*** Begin section ***

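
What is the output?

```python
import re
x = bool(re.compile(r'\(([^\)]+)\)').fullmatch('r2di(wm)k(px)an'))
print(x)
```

For `fullmatch`, every character of the input must be accounted for by the pattern.
Here the string isn't matched end-to-end, so the call returns None, and `bool(None)` is False.

False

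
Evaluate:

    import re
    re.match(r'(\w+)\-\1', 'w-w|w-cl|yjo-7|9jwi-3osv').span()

The backreference `\1` re-matches whatever the first group consumed, character for character.
With `match`, the pattern is implicitly anchored at the beginning.
The match spans [0:3] → 'w-w'.
Captured: group 1 = 'w'.

(0, 3)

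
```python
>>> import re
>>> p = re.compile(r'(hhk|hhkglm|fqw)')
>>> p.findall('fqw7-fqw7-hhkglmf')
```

['fqw', 'fqw', 'hhk']

Alternation isn't longest-match — the leftmost alternative that fits at this position is chosen.
Matches: at [0:3] match 'fqw', group 1 = 'fqw'; at [5:8] match 'fqw', group 1 = 'fqw'; at [10:13] match 'hhk', group 1 = 'hhk'.
`findall` collects group 1 from each match (3 total).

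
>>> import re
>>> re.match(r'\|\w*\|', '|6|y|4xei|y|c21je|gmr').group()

'|6|'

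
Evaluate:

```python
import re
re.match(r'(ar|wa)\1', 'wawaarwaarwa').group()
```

With `match`, the pattern is implicitly anchored at the beginning.
The match spans [0:4] → 'wawa'.

'wawa'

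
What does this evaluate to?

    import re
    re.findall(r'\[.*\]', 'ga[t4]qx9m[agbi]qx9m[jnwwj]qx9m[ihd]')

['[t4]qx9m[agbi]qx9m[jnwwj]qx9m[ihd]']

Walking the string: at [2:36] → '[t4]qx9m[agbi]qx9m[jnwwj]qx9m[ihd]'.
Since nothing is captured, `findall` lists the 1 matched substring directly.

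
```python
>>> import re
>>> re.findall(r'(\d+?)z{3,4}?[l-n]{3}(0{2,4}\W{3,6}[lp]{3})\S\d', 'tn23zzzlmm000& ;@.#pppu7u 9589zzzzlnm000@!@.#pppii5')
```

2 groups means the one result is a tuple of 2 captured strings — 1 here.

[('23', '000& ;@.#ppp')]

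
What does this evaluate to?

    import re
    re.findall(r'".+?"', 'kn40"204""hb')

['"204"']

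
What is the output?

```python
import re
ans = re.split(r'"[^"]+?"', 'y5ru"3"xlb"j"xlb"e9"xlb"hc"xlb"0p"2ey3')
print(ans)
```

Matches to split on: at [4:7] → '"3"'; at [10:13] → '"j"'; at [16:20] → '"e9"'; at [23:27] → '"hc"'; at [30:34] → '"0p"'.
Each match becomes a cut point; 6 segments remain.

['y5ru', 'xlb', 'xlb', 'xlb', 'xlb', '2ey3']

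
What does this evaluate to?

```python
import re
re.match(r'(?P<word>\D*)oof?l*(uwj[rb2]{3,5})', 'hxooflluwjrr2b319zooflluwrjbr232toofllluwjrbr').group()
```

'hxooflluwjrr2b'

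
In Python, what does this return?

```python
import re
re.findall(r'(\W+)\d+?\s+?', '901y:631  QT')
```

[':']

With a single group, `findall` returns only what that group captured — 1 item.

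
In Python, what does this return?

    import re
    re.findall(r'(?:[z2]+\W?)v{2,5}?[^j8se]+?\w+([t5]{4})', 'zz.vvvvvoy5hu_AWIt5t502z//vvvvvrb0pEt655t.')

['t5t5']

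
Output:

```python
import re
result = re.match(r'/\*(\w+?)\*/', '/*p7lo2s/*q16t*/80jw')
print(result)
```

With `match`, the pattern is implicitly anchored at the beginning.
Here the pattern fails at index 0, so the call returns None.

None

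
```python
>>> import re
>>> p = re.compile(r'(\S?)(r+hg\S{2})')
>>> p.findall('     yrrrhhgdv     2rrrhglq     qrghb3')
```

This matches optionally a non-whitespace character (captured); then one or more of the literal 'r', then the literal 'hg', then exactly 2 of a non-whitespace character (captured).
Scanning left to right: at [19:27] match '2rrrhglq', groups = ('2', 'rrrhglq').
With 2 capturing groups, `findall` returns a 2-tuple per match.

[('2', 'rrrhglq')]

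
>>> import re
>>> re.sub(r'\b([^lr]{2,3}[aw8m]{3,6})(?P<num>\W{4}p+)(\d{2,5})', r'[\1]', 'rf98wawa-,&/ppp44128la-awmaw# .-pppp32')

The pattern matches a word boundary (`\b`, zero-width); then 2 to 3 of any character except [lr], then 3 to 6 of one of [aw8m] (captured); then exactly 4 of a non-word character, then one or more of the literal 'p' (captured as 'num'); then 2 to 5 of a digit (captured).
Matches: at [22:38] → '-awmaw# .-pppp32'.
Each match is replaced using the text its own group 1 captured.

'rf98wawa-,&/ppp44128la[-awmaw]'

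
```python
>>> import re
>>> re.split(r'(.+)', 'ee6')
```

['', 'ee6', '']

The pattern matches one or more of any character (captured).
Matches to split on: at [0:3] → 'ee6'.
Because the pattern has a capturing group, `split` also inserts each captured text between the pieces.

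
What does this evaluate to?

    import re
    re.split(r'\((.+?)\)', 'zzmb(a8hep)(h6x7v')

Matches to split on: at [4:11] → '(a8hep)'.
Because the pattern has a capturing group, `split` also inserts each captured text between the pieces.

['zzmb', 'a8hep', '(h6x7v']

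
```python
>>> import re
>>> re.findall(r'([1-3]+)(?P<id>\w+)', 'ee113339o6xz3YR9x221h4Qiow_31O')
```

2 groups means the one result is a tuple of 2 captured strings — 1 here.

[('11333', '9o6xz3YR9x221h4Qiow_31O')]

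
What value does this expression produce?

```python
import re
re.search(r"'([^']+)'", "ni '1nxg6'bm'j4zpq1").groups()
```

The match spans [3:10] → "'1nxg6'".
Captured: group 1 = '1nxg6'.

('1nxg6',)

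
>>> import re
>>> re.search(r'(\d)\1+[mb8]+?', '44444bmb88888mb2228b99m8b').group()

'44444b'

The backreference `\1` re-matches whatever the first group consumed, character for character.
`search` walks the string left to right and returns the first match it finds.
The match spans [0:6] → '44444b'.
Captured: group 1 = '4'.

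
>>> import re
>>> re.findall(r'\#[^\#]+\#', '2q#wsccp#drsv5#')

['#wsccp#']

With no groups in the pattern, `findall` gives back each whole match — 1 here.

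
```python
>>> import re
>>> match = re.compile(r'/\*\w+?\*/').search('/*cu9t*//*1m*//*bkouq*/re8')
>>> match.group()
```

'/*cu9t*/'

The match spans [0:8] → '/*cu9t*/'.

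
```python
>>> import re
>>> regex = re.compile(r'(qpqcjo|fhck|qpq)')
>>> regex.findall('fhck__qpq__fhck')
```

['fhck', 'qpq', 'fhck']

Scanning left to right: at [0:4] match 'fhck', group 1 = 'fhck'; at [6:9] match 'qpq', group 1 = 'qpq'; at [11:15] match 'fhck', group 1 = 'fhck'.
With a single group, `findall` returns only what that group captured — 3 items.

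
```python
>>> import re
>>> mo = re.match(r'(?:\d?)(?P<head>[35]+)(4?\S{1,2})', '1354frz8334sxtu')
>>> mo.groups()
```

('35', '4fr')

This matches optionally a digit (non-capturing group); then one or more of one of [35] (captured as 'head'); then optionally a literal '4', then 1 to 2 of a non-whitespace character (captured).
`re.match` only tries the pattern at the start of the string.
The match spans [0:6] → '1354fr'.
Captured: group 1 = '35', group 2 = '4fr'.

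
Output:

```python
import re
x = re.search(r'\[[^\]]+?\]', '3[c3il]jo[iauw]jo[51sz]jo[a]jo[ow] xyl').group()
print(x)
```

[c3il]

Unlike `match`, `search` isn't anchored — it looks for the pattern anywhere in the string.
The match spans [1:7] → '[c3il]'.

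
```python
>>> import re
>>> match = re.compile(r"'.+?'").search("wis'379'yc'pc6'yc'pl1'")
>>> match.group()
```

A non-greedy quantifier consumes as few characters as it can — just enough that the remainder of the pattern still matches from where it stops; whatever follows it matches normally.
`re.search` tries every starting position until one works.
The match spans [3:8] → "'379'".

"'379'"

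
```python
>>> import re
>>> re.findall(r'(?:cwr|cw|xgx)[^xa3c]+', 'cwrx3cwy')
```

['cwr', 'cwy']

Scanning left to right: at [0:3] → 'cwr'; at [5:8] → 'cwy'.
`findall` yields the raw match text (2 of them) because the pattern has no groups.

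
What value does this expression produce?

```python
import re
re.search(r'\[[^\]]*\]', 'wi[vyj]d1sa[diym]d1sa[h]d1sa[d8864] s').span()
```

(2, 7)

The match spans [2:7] → '[vyj]'.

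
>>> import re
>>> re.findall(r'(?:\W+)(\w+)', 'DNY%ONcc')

One capturing group, so `findall` returns just the captured substring from the one match — 1 in all.

['ONcc']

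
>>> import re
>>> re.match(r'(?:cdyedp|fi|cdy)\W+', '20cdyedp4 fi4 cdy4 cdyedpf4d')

None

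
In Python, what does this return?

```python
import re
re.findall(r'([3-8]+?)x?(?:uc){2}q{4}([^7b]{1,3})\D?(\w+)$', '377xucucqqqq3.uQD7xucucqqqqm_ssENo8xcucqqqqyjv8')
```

[('377', '3.u', 'D7xucucqqqqm_ssENo8xcucqqqqyjv8')]

The pattern matches one or more of a character in [3-8] (lazy) (captured); then optionally the literal 'x', then the literal 'uc' repeated 2 times, then exactly 4 of a literal 'q'; then 1 to 3 of any character except [7b] (captured); then optionally a non-digit; then one or more of a word character (captured); then anchored at the end.
`findall` packs the 3 group values into a tuple for every match.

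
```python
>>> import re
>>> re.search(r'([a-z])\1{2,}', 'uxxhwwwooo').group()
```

'www'

`\1` has to match the exact text group 1 already captured.
The match spans [4:7] → 'www'.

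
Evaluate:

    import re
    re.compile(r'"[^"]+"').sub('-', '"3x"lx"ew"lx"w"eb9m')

'-lx-lx-eb9m'

Matches: at [0:4] → '"3x"'; at [6:10] → '"ew"'; at [12:15] → '"w"'.
Each match is replaced by '-'.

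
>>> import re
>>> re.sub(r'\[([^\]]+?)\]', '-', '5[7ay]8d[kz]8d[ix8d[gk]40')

'5-8d-8d-40'

Matches: at [1:6] → '[7ay]'; at [8:12] → '[kz]'; at [14:23] → '[ix8d[gk]'.
`sub` substitutes '-' at each match site.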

*** End section ***

WHAT YOU NEED TO DO
Search the entries for the word "regex". Copy each line where it appears.

ANSWER SPACE
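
>>> regex = re.compile(r'(qpqcjo|fhck|qpq)')
>>> regex.findall('fhck__qpq__fhck')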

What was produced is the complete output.